**The problem:** Retype the records exactly, including every line.

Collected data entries
··········

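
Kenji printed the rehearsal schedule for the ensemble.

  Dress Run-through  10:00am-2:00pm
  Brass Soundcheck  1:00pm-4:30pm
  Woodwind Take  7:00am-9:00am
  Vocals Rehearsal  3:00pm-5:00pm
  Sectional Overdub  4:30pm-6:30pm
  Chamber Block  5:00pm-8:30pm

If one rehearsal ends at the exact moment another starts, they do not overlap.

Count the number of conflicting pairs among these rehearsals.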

··········

**Solution for this problem:**
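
Kenji printed the rehearsal schedule for the ensemble.

  Dress Run-through  10:00am-2:00pm
  Brass Soundcheck  1:00pm-4:30pm
  Woodwind Take  7:00am-9:00am
  Vocals Rehearsal  3:00pm-5:00pm
  Sectional Overdub  4:30pm-6:30pm
  Chamber Block  5:00pm-8:30pm

If one rehearsal ends at the exact moment another starts, they do not overlap.

Count the number of conflicting pairs among these rehearsals.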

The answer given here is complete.